** STORED DATA follows **

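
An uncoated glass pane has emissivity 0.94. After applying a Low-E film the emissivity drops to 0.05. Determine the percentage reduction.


Percentage reduction = (1 - coated/uncoated) * 100
  Ratio = 0.05 / 0.94 = 0.0532
  Reduction = (1 - 0.0532) * 100 = 94.7%

94.7%


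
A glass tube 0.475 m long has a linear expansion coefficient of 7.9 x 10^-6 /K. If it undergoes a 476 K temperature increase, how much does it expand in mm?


Thermal expansion formula: dL = alpha * L0 * dT
  dL = (7.9 x 10^-6) * 0.475 * 476 = 0.00178619 m
Convert to mm: 0.00178619 * 1000 = 1.7862 mm

1.7862 mm


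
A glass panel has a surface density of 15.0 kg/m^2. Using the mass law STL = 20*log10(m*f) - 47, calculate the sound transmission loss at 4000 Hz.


Mass law: STL = 20 * log10(m * f) - 47
  m * f = 15.0 * 4000 = 60000
  log10(60000) = 4.77815
  STL = 20 * 4.77815 - 47 = 95.563 - 47 = 48.6 dB

48.6 dB


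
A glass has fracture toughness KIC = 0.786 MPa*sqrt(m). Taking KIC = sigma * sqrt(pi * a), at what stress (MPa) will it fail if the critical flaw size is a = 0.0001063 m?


Rearrange KIC = sigma * sqrt(pi * a):
  sigma = KIC / sqrt(pi * a)
  sqrt(pi * 0.0001063) = 0.018274
  sigma = 0.786 / 0.018274 = 43.01 MPa

43.01 MPa


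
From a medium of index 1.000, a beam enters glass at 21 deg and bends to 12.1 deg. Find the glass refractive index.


Apply Snell's law: n1 * sin(theta1) = n2 * sin(theta2)
  n2 = n1 * sin(theta1) / sin(theta2)
  sin(21) = 0.358368
  sin(12.1) = 0.209619
  n2 = 1.000 * 0.358368 / 0.209619 = 1.7096

1.7096


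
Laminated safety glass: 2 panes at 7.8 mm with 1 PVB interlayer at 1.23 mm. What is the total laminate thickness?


Total thickness = glass contribution + PVB contribution
  Glass: 2 * 7.8 = 15.6 mm
  PVB: 1 * 1.23 = 1.23 mm
  Total = 15.6 + 1.23 = 16.83 mm

16.83 mm


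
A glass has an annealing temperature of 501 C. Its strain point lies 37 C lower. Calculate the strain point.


Strain point = annealing point - difference:
  T_strain = 501 - 37 = 464 C

464 C


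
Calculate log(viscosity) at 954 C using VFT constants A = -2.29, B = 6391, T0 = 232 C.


VFT equation: log(eta) = A + B / (T - T0)
  T - T0 = 954 - 232 = 722
  B / (T - T0) = 6391 / 722 = 8.852
  log(eta) = -2.29 + 8.852 = 6.562

6.562


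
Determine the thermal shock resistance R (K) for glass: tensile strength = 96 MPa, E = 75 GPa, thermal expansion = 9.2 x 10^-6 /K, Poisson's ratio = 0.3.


Thermal shock resistance: R = sigma * (1 - nu) / (E * alpha)
  Numerator = 96 * (1 - 0.3) = 67.2
  Denominator = 75 * 1000 * (9.2 x 10^-6) = 0.69
  R = 67.2 / 0.69 = 97.4 K

97.4 K


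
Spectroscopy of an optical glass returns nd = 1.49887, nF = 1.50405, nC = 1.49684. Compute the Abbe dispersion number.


Abbe number formula: Vd = (nd - 1) / (nF - nC)
  nd - 1 = 1.49887 - 1 = 0.49887
  nF - nC = 1.50405 - 1.49684 = 0.00721
  Vd = 0.49887 / 0.00721 = 69.19

69.19


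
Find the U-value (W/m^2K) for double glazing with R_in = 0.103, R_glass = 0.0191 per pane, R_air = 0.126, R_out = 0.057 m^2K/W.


Total thermal resistance (series):
  R_total = R_in + R_glass + R_air + R_glass + R_out
  R_total = 0.103 + 0.0191 + 0.126 + 0.0191 + 0.057 = 0.3242 m^2K/W
U-value = 1 / R_total = 1 / 0.3242 = 3.085 W/m^2K

3.085 W/m^2K


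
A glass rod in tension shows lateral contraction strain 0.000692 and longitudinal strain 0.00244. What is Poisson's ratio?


Poisson's ratio: nu = lateral strain / axial strain
  nu = 0.000692 / 0.00244 = 0.2836

0.2836


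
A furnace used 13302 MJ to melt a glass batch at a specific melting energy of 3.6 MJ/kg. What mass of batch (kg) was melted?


Rearrange E = m * s for m:
  m = E / s
  m = 13302 / 3.6 = 3695.0 kg

3695.0 kg


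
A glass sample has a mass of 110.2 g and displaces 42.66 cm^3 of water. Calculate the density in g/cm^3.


Use the definition of density:
  rho = mass / volume
  rho = 110.2 / 42.66 = 2.583 g/cm^3

2.583 g/cm^3


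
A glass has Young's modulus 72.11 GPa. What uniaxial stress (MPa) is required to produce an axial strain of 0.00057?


Rearrange E = sigma / epsilon:
  sigma = E * epsilon
  E (MPa) = 72.11 * 1000 = 72110
  sigma = 72110 * 0.00057 = 41.1 MPa

41.1 MPa


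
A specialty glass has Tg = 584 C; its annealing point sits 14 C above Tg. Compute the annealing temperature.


The annealing temperature is Tg plus the offset:
  T_anneal = 584 + 14 = 598 C

598 C


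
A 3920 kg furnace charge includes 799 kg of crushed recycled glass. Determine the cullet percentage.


Cullet ratio = (cullet mass / total batch mass) * 100
  Ratio = 799 / 3920 * 100 = 20.38%

20.38%


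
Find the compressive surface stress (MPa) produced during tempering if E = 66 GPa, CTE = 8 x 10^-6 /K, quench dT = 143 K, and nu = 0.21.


Tempering stress: sigma = E * alpha * dT / (1 - nu)
  E (MPa) = 66 * 1000 = 66000
  Numerator = 66000 * (8 x 10^-6) * 143 = 75.504
  Denominator = 1 - 0.21 = 0.79
  sigma = 75.504 / 0.79 = 95.6 MPa

95.6 MPa


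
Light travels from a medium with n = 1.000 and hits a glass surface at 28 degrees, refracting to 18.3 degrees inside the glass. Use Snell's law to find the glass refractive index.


Apply Snell's law: n1 * sin(theta1) = n2 * sin(theta2)
  n2 = n1 * sin(theta1) / sin(theta2)
  sin(28) = 0.469472
  sin(18.3) = 0.313992
  n2 = 1.000 * 0.469472 / 0.313992 = 1.4952

1.4952


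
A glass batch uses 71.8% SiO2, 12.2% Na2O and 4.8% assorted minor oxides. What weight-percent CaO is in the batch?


Pieces sum to 100%:
  CaO = 100 - (SiO2 + Na2O + others)
  CaO = 100 - (71.8 + 12.2 + 4.8) = 11.2%

11.2%


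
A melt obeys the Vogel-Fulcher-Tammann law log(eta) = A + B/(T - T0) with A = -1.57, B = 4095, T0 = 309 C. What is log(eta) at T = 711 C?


VFT equation: log(eta) = A + B / (T - T0)
  T - T0 = 711 - 309 = 402
  B / (T - T0) = 4095 / 402 = 10.187
  log(eta) = -1.57 + 10.187 = 8.617

8.617


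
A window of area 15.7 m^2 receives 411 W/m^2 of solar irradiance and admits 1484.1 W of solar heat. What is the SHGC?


Rearrange Q = Area * SHGC * Irradiance:
  SHGC = Q / (Area * Irradiance)
  SHGC = 1484.1 / (15.7 * 411) = 0.23

0.23


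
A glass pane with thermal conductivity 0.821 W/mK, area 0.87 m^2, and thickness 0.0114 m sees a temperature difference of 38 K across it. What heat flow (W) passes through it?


Fourier's law: Q = k * A * dT / t
  Q = 0.821 * 0.87 * 38 / 0.0114
  Q = 27.14226 / 0.0114 = 2380.9 W

2380.9 W


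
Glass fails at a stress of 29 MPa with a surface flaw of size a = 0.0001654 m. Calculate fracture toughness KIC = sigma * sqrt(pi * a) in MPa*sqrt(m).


Fracture toughness: KIC = sigma * sqrt(pi * a)
  pi * a = pi * 0.0001654 = 0.000519619
  sqrt(pi * a) = 0.022795
  KIC = 29 * 0.022795 = 0.661 MPa*sqrt(m)

0.661 MPa*sqrt(m)


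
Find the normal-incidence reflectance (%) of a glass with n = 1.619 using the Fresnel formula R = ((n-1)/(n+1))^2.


Fresnel reflectance at normal incidence:
  R = ((n - 1)/(n + 1))^2
  (n - 1)/(n + 1) = (1.619 - 1)/(1.619 + 1) = 0.23635
  R = 0.23635^2 = 0.0558613
  R(%) = 0.0558613 * 100 = 5.586%

5.586%


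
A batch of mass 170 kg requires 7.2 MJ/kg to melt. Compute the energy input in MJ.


Total energy = mass * specific energy
  E = 170 * 7.2 = 1224 MJ

1224 MJ


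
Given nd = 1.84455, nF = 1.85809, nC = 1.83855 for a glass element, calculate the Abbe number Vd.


Abbe number formula: Vd = (nd - 1) / (nF - nC)
  nd - 1 = 1.84455 - 1 = 0.84455
  nF - nC = 1.85809 - 1.83855 = 0.01954
  Vd = 0.84455 / 0.01954 = 43.22

43.22


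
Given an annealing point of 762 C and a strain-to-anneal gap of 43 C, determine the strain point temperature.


Strain point = annealing point - difference:
  T_strain = 762 - 43 = 719 C

719 C


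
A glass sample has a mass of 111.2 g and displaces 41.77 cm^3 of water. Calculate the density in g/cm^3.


Use the definition of density:
  rho = mass / volume
  rho = 111.2 / 41.77 = 2.662 g/cm^3

2.662 g/cm^3


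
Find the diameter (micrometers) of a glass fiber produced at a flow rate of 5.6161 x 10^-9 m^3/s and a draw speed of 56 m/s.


Cross-sectional area from continuity:
  A = Q / v = 5.6161 x 10^-9 / 56 = 1.002875 x 10^-10 m^2
Diameter from circular cross-section:
  d = sqrt(4A / pi) * 10^6 (m -> um)
  d = sqrt(4 * 1.002875 x 10^-10 / pi) * 10^6 = 11.3 um

11.3 um


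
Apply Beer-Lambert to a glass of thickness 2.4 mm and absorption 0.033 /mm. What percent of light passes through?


Beer-Lambert law: T = exp(-alpha * thickness)
  exponent = -0.033 * 2.4 = -0.0792
  T = exp(-0.0792) = 0.9239
  Percentage = 0.9239 * 100 = 92.39%

92.39%


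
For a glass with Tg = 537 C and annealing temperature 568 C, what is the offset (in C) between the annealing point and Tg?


Offset = T_anneal - Tg:
  offset = 568 - 537 = 31 C

31 C


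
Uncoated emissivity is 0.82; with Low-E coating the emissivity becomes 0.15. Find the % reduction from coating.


Percentage reduction = (1 - coated/uncoated) * 100
  Ratio = 0.15 / 0.82 = 0.1829
  Reduction = (1 - 0.1829) * 100 = 81.7%

81.7%


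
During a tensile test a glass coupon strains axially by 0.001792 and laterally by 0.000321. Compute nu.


Poisson's ratio: nu = lateral strain / axial strain
  nu = 0.000321 / 0.001792 = 0.1791

0.1791


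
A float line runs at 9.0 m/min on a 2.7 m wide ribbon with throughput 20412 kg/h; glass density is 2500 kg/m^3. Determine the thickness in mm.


Ribbon cross-section from mass balance:
  Volume rate = throughput / density = 20412 / 2500 = 8.1648 m^3/h
  thickness = volume rate / (speed * 60 * width), i.e.
  thickness = throughput / (60 * speed * width * density) * 1000
  thickness = 20412 / (60 * 9.0 * 2.7 * 2500) * 1000 = 5.6 mm

5.6 mm


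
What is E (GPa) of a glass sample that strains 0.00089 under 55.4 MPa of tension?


Young's modulus: E = stress / strain
  E = 55.4 MPa / 0.00089 = 62247.19 MPa
Convert to GPa: 62247.19 / 1000 = 62.25 GPa

62.25 GPa


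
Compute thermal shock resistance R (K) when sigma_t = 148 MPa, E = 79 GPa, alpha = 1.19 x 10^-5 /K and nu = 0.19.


Thermal shock resistance: R = sigma * (1 - nu) / (E * alpha)
  Numerator = 148 * (1 - 0.19) = 119.88
  Denominator = 79 * 1000 * (1.19 x 10^-5) = 0.9401
  R = 119.88 / 0.9401 = 127.5 K

127.5 K


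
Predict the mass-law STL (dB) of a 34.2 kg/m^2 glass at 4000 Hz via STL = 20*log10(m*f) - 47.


Mass law: STL = 20 * log10(m * f) - 47
  m * f = 34.2 * 4000 = 136800
  log10(136800) = 5.13609
  STL = 20 * 5.13609 - 47 = 102.7218 - 47 = 55.7 dB

55.7 dB


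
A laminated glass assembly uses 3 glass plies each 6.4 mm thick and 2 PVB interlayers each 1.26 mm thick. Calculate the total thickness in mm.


Total thickness = glass contribution + PVB contribution
  Glass: 3 * 6.4 = 19.2 mm
  PVB: 2 * 1.26 = 2.52 mm
  Total = 19.2 + 2.52 = 21.72 mm

21.72 mm


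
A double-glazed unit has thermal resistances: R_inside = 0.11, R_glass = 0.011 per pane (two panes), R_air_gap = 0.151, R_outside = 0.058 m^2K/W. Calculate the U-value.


Total thermal resistance (series):
  R_total = R_in + R_glass + R_air + R_glass + R_out
  R_total = 0.11 + 0.011 + 0.151 + 0.011 + 0.058 = 0.341 m^2K/W
U-value = 1 / R_total = 1 / 0.341 = 2.933 W/m^2K

2.933 W/m^2K


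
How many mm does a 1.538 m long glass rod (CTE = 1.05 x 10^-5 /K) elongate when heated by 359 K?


Thermal expansion formula: dL = alpha * L0 * dT
  dL = (1.05 x 10^-5) * 1.538 * 359 = 0.00579749 m
Convert to mm: 0.00579749 * 1000 = 5.7975 mm

5.7975 mm


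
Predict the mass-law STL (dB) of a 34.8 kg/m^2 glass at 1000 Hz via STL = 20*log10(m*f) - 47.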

** End of STORED DATA **

## TASK INSTRUCTIONS
Extract every line from the one containing "How many mm" to the end of the entries, including both of those lines, exactly as given and with nothing added.

## ANSWER FOR THE TASK
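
How many mm does a 1.538 m long glass rod (CTE = 1.05 x 10^-5 /K) elongate when heated by 359 K?


Thermal expansion formula: dL = alpha * L0 * dT
  dL = (1.05 x 10^-5) * 1.538 * 359 = 0.00579749 m
Convert to mm: 0.00579749 * 1000 = 5.7975 mm

5.7975 mm


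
Predict the mass-law STL (dB) of a 34.8 kg/m^2 glass at 1000 Hz via STL = 20*log10(m*f) - 47.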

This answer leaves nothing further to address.